Task goal. Repeat exactly, and only, the lines from the one holding "4↦4, 5↦5, 6↦2." through the last line of the records below.

Information supplied.

==================================================

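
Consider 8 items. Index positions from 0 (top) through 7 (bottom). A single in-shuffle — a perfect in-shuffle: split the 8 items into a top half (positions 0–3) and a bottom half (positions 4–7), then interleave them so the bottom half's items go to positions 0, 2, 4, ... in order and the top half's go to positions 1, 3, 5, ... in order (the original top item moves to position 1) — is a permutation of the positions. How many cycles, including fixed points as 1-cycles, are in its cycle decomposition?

Trace each unvisited position around until it returns:
(0 1 3 7 6 4) (2 5)
2 cycles in total.

2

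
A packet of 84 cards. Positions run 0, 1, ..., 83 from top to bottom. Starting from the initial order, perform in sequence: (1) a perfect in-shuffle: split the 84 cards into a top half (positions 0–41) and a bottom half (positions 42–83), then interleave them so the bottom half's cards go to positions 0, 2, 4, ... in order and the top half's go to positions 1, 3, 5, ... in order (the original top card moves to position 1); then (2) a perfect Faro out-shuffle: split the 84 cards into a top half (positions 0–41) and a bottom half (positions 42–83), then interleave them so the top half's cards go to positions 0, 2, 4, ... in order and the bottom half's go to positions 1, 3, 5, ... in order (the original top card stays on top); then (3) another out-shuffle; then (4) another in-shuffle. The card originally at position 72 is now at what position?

Track the card from position 72 forward through each operation:
  after op 1 (in-shuffle): 72 → 60
  after op 2 (out-shuffle): 60 → 37
  after op 3 (out-shuffle): 37 → 74
  after op 4 (in-shuffle): 74 → 64

64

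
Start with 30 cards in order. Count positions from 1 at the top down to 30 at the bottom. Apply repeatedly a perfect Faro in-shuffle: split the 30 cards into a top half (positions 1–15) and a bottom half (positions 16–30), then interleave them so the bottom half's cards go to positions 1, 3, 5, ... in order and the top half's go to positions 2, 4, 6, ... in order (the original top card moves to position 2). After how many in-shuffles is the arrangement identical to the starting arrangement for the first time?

The in-shuffle permutes the 30 positions with cycle lengths [5, 5, 5, 5, 5, 5].
Every card is home exactly when every cycle has completed a whole number of laps, i.e. after lcm(5) = 5 in-shuffles.

5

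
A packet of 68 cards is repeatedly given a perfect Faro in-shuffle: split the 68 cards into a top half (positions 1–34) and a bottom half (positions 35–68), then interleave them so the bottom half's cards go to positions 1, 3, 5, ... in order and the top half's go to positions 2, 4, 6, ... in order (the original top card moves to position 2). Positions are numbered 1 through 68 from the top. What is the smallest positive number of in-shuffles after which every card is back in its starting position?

22

The in-shuffle permutes the 68 positions with cycle lengths [2, 11, 11, 22, 22].
Every card is home exactly when every cycle has completed a whole number of laps, i.e. after lcm(2, 11, 22) = 22 in-shuffles.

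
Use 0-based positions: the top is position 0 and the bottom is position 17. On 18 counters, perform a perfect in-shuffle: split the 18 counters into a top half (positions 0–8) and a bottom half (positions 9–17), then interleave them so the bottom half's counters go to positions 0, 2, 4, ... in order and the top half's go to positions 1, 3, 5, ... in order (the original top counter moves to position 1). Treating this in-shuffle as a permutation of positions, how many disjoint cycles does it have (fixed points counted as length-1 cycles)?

Trace each unvisited position around until it returns:
(0 1 3 7 15 12 ... len 18)
1 cycle in total.

1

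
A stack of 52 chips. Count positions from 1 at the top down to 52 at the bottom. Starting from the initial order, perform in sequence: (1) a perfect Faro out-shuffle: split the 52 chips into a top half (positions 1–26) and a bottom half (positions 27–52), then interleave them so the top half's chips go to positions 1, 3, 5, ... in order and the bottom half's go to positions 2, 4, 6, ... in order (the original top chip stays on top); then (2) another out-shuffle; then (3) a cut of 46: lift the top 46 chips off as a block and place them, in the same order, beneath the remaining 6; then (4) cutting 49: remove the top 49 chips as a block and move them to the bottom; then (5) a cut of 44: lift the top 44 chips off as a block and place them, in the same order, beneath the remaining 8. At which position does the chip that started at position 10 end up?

2

Track the chip from position 10 forward through each operation:
  after op 1 (out-shuffle): 10 → 19
  after op 2 (out-shuffle): 19 → 37
  after op 3 (cut 46): 37 → 43
  after op 4 (cut 49): 43 → 46
  after op 5 (cut 44): 46 → 2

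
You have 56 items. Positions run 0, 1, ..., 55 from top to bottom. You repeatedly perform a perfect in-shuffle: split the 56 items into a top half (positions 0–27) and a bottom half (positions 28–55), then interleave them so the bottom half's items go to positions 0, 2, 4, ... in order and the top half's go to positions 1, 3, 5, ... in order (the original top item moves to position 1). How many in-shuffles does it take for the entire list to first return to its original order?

18

The in-shuffle permutes the 56 positions with cycle lengths [2, 18, 18, 18].
Every item is home exactly when every cycle has completed a whole number of laps, i.e. after lcm(2, 18) = 18 in-shuffles.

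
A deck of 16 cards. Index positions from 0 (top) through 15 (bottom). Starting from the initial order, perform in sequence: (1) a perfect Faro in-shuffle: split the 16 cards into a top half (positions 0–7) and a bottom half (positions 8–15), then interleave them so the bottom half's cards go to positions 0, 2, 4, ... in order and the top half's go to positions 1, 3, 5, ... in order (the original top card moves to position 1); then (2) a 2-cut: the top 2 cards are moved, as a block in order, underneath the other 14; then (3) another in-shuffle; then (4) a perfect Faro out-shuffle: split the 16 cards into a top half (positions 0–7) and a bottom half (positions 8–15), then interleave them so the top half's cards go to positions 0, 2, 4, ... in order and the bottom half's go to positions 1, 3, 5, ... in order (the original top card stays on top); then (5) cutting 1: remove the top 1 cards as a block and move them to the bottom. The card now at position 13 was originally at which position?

2

Undo the operations in reverse order, starting from position 13:
  undo op 5 (cut 1): 13 ← 14
  undo op 4 (out-shuffle, from top half): 14 ← 7
  undo op 3 (in-shuffle, from top half): 7 ← 3
  undo op 2 (cut 2): 3 ← 5
  undo op 1 (in-shuffle, from top half): 5 ← 2
So the card at position 13 came from original position 2.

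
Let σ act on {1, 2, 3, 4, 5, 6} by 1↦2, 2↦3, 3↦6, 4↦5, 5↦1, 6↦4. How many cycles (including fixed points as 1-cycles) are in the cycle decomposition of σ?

Cycle decomposition: (1 2 3 6 4 5).
1 cycle.

1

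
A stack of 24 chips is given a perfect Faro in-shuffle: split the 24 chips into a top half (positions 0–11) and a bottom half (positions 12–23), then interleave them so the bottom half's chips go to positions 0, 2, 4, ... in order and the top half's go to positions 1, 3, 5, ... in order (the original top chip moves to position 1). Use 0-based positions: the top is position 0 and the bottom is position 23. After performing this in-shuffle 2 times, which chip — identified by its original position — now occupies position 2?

6

Work backwards from position 2, undoing one in-shuffle at a time:
2 ← 13 ← 6
So the chip now at position 2 started at position 6.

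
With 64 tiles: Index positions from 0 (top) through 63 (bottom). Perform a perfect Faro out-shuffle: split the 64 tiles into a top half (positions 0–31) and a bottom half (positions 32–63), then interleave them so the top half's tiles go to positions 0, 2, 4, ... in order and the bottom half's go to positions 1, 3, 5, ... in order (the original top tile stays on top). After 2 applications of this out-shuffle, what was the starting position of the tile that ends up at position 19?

52

Work backwards from position 19, undoing one out-shuffle at a time:
19 ← 41 ← 52
So the tile now at position 19 started at position 52.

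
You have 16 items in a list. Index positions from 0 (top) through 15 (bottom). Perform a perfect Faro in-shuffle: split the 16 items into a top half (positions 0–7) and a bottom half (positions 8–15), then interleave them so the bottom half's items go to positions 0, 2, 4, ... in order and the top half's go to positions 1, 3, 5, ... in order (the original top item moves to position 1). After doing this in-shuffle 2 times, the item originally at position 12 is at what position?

0

Track the item's position through each in-shuffle:
12 → 8 → 0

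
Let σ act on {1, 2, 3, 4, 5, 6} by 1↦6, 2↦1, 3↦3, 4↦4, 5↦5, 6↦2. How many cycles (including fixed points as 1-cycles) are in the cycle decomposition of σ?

Cycle decomposition: (1 6 2) (3) (4) (5).
4 cycles.

4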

==================================================

Answer section.
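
Let σ act on {1, 2, 3, 4, 5, 6} by 1↦6, 2↦1, 3↦3, 4↦4, 5↦5, 6↦2. How many cycles (including fixed points as 1-cycles) are in the cycle decomposition of σ?

Cycle decomposition: (1 6 2) (3) (4) (5).
4 cycles.

4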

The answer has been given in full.